### PROVIDED ENTRIES
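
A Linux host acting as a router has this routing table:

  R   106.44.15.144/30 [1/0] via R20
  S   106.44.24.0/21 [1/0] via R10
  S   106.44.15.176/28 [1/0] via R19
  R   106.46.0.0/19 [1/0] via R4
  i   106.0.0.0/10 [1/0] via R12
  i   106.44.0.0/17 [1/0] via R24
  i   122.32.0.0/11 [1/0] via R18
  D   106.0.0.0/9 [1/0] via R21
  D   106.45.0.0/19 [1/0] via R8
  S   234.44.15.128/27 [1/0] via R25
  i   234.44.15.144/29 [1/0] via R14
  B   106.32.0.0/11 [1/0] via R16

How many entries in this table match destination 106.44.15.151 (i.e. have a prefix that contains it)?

4

Prefixes containing 106.44.15.151:
  106.0.0.0/9 (106.0.0.0 - 106.127.255.255)
  106.0.0.0/10 (106.0.0.0 - 106.63.255.255)
  106.32.0.0/11 (106.32.0.0 - 106.63.255.255)
  106.44.0.0/17 (106.44.0.0 - 106.44.127.255)
Total matching entries: 4.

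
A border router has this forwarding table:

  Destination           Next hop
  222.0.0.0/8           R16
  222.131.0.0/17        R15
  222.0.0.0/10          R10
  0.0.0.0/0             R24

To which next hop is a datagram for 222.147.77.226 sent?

R16

Routes whose prefix contains 222.147.77.226:
  0.0.0.0/0 (default, matches everything) -> R24
  222.0.0.0/8 (222.0.0.0 - 222.255.255.255) -> R16
More-specific entries that do NOT match:
  222.131.0.0/17 (222.131.0.0 - 222.131.127.255) does not contain 222.147.77.226
  222.0.0.0/10 (222.0.0.0 - 222.63.255.255) does not contain 222.147.77.226
Longest matching prefix is /8 -> next hop R16.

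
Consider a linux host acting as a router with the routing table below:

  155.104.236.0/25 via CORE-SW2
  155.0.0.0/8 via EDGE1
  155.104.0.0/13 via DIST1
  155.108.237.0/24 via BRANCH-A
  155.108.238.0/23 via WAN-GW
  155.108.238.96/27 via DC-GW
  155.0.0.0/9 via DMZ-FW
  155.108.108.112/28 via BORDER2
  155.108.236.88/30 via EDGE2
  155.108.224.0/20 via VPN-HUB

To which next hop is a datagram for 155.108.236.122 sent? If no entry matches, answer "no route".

VPN-HUB

Routes whose prefix contains 155.108.236.122:
  155.0.0.0/8 (155.0.0.0 - 155.255.255.255) -> EDGE1
  155.0.0.0/9 (155.0.0.0 - 155.127.255.255) -> DMZ-FW
  155.104.0.0/13 (155.104.0.0 - 155.111.255.255) -> DIST1
  155.108.224.0/20 (155.108.224.0 - 155.108.239.255) -> VPN-HUB
More-specific entries that do NOT match:
  155.108.236.88/30 (155.108.236.88 - 155.108.236.91) does not contain 155.108.236.122
  155.108.108.112/28 (155.108.108.112 - 155.108.108.127) does not contain 155.108.236.122
  155.108.238.96/27 (155.108.238.96 - 155.108.238.127) does not contain 155.108.236.122
  155.104.236.0/25 (155.104.236.0 - 155.104.236.127) does not contain 155.108.236.122
  155.108.237.0/24 (155.108.237.0 - 155.108.237.255) does not contain 155.108.236.122
  155.108.238.0/23 (155.108.238.0 - 155.108.239.255) does not contain 155.108.236.122
Longest matching prefix is /20 -> next hop VPN-HUB.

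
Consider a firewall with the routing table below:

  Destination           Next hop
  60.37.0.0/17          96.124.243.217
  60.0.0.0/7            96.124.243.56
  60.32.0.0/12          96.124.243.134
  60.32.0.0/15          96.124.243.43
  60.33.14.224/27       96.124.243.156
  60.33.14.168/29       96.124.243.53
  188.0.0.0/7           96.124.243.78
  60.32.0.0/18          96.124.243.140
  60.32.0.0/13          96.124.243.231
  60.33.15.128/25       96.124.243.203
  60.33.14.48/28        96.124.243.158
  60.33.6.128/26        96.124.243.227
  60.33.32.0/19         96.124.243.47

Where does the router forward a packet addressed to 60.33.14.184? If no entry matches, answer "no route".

96.124.243.43

Routes whose prefix contains 60.33.14.184:
  60.0.0.0/7 (60.0.0.0 - 61.255.255.255) -> 96.124.243.56
  60.32.0.0/12 (60.32.0.0 - 60.47.255.255) -> 96.124.243.134
  60.32.0.0/13 (60.32.0.0 - 60.39.255.255) -> 96.124.243.231
  60.32.0.0/15 (60.32.0.0 - 60.33.255.255) -> 96.124.243.43
More-specific entries that do NOT match:
  60.33.14.168/29 (60.33.14.168 - 60.33.14.175) does not contain 60.33.14.184
  60.33.14.48/28 (60.33.14.48 - 60.33.14.63) does not contain 60.33.14.184
  60.33.14.224/27 (60.33.14.224 - 60.33.14.255) does not contain 60.33.14.184
  60.33.6.128/26 (60.33.6.128 - 60.33.6.191) does not contain 60.33.14.184
  60.33.15.128/25 (60.33.15.128 - 60.33.15.255) does not contain 60.33.14.184
  60.33.32.0/19 (60.33.32.0 - 60.33.63.255) does not contain 60.33.14.184
  60.32.0.0/18 (60.32.0.0 - 60.32.63.255) does not contain 60.33.14.184
  60.37.0.0/17 (60.37.0.0 - 60.37.127.255) does not contain 60.33.14.184
Longest matching prefix is /15 -> next hop 96.124.243.43.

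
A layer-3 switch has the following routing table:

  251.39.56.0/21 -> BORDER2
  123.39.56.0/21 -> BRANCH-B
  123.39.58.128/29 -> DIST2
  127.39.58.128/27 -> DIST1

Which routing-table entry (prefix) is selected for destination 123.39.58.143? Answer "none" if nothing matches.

Entries matching 123.39.58.143:
  123.39.56.0/21 (123.39.56.0 - 123.39.63.255)
Most specific is 123.39.56.0/21.

123.39.56.0/21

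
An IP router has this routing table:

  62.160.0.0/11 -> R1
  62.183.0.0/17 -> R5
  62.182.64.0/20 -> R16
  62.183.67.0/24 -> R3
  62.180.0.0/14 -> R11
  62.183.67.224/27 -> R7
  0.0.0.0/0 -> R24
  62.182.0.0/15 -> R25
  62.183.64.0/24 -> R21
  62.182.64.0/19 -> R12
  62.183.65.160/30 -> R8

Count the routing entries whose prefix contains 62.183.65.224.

Prefixes containing 62.183.65.224:
  0.0.0.0/0 (default, matches everything)
  62.160.0.0/11 (62.160.0.0 - 62.191.255.255)
  62.180.0.0/14 (62.180.0.0 - 62.183.255.255)
  62.182.0.0/15 (62.182.0.0 - 62.183.255.255)
  62.183.0.0/17 (62.183.0.0 - 62.183.127.255)
Total matching entries: 5.

5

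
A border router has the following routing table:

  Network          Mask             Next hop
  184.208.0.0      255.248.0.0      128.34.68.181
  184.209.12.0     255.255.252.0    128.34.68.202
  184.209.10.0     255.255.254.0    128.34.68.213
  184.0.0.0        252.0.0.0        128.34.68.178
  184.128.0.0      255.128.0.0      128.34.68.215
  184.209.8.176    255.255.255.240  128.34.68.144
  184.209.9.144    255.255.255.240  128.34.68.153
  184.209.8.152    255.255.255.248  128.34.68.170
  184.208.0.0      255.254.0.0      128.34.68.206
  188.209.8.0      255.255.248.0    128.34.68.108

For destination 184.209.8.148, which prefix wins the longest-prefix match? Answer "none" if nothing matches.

184.208.0.0/15

Entries matching 184.209.8.148:
  184.0.0.0/6 (184.0.0.0 - 187.255.255.255)
  184.128.0.0/9 (184.128.0.0 - 184.255.255.255)
  184.208.0.0/13 (184.208.0.0 - 184.215.255.255)
  184.208.0.0/15 (184.208.0.0 - 184.209.255.255)
Most specific is 184.208.0.0/15.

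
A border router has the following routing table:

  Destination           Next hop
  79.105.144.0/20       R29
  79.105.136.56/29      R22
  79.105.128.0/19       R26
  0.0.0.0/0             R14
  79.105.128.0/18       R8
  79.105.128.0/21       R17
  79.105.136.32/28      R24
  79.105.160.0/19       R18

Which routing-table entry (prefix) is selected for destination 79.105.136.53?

79.105.128.0/19

Entries matching 79.105.136.53:
  0.0.0.0/0 (default, matches everything)
  79.105.128.0/18 (79.105.128.0 - 79.105.191.255)
  79.105.128.0/19 (79.105.128.0 - 79.105.159.255)
Most specific is 79.105.128.0/19.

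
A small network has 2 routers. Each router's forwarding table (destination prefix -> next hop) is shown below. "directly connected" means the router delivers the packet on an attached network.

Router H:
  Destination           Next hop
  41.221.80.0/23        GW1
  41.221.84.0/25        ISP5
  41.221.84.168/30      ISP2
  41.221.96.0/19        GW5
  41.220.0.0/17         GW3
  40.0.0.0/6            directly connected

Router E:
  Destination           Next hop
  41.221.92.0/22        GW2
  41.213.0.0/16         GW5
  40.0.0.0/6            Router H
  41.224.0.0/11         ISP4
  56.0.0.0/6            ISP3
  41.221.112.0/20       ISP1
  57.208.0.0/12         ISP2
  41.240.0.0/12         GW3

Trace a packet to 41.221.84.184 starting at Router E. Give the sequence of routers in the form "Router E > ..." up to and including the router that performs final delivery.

At Router E: longest match for 41.221.84.184 is 40.0.0.0/6 -> Router H
At Router H: longest match for 41.221.84.184 is 40.0.0.0/6 -> directly connected

Router E > Router H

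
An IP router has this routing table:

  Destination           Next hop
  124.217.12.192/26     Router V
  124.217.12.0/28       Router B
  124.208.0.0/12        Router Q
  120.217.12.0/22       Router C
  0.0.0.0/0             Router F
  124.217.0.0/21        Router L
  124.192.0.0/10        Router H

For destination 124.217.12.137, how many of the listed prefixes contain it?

Prefixes containing 124.217.12.137:
  0.0.0.0/0 (default, matches everything)
  124.192.0.0/10 (124.192.0.0 - 124.255.255.255)
  124.208.0.0/12 (124.208.0.0 - 124.223.255.255)
Total matching entries: 3.

3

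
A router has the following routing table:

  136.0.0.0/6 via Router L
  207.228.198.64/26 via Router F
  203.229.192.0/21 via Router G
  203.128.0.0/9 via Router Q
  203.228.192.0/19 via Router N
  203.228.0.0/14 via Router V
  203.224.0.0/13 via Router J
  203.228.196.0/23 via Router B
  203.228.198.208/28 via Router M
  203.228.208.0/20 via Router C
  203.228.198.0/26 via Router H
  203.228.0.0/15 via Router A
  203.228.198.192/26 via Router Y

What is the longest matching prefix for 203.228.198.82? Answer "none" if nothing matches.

203.228.192.0/19

Entries matching 203.228.198.82:
  203.128.0.0/9 (203.128.0.0 - 203.255.255.255)
  203.224.0.0/13 (203.224.0.0 - 203.231.255.255)
  203.228.0.0/14 (203.228.0.0 - 203.231.255.255)
  203.228.0.0/15 (203.228.0.0 - 203.229.255.255)
  203.228.192.0/19 (203.228.192.0 - 203.228.223.255)
Most specific is 203.228.192.0/19.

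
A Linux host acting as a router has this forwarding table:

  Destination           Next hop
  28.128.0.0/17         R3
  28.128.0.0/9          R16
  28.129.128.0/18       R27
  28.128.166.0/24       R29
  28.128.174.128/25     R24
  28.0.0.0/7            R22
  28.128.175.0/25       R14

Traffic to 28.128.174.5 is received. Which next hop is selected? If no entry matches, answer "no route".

R16

Routes whose prefix contains 28.128.174.5:
  28.0.0.0/7 (28.0.0.0 - 29.255.255.255) -> R22
  28.128.0.0/9 (28.128.0.0 - 28.255.255.255) -> R16
More-specific entries that do NOT match:
  28.128.174.128/25 (28.128.174.128 - 28.128.174.255) does not contain 28.128.174.5
  28.128.175.0/25 (28.128.175.0 - 28.128.175.127) does not contain 28.128.174.5
  28.128.166.0/24 (28.128.166.0 - 28.128.166.255) does not contain 28.128.174.5
  28.129.128.0/18 (28.129.128.0 - 28.129.191.255) does not contain 28.128.174.5
  28.128.0.0/17 (28.128.0.0 - 28.128.127.255) does not contain 28.128.174.5
Longest matching prefix is /9 -> next hop R16.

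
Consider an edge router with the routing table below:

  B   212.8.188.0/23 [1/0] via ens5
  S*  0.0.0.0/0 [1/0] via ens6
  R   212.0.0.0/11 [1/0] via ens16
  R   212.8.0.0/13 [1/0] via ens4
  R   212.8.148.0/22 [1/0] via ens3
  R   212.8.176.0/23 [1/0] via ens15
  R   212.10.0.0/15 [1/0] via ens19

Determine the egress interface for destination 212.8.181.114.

ens4

Routes whose prefix contains 212.8.181.114:
  0.0.0.0/0 (default, matches everything) -> ens6
  212.0.0.0/11 (212.0.0.0 - 212.31.255.255) -> ens16
  212.8.0.0/13 (212.8.0.0 - 212.15.255.255) -> ens4
More-specific entries that do NOT match:
  212.8.188.0/23 (212.8.188.0 - 212.8.189.255) does not contain 212.8.181.114
  212.8.176.0/23 (212.8.176.0 - 212.8.177.255) does not contain 212.8.181.114
  212.8.148.0/22 (212.8.148.0 - 212.8.151.255) does not contain 212.8.181.114
  212.10.0.0/15 (212.10.0.0 - 212.11.255.255) does not contain 212.8.181.114
Longest matching prefix is /13 -> interface ens4.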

### ABOUT THIS TASK
Could you return all lines from the records that include the word "with"?

### SOLUTION FOR THIS PROBLEM
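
Consider a linux host acting as a router with the routing table below:
Consider a firewall with the routing table below:
Consider an edge router with the routing table below: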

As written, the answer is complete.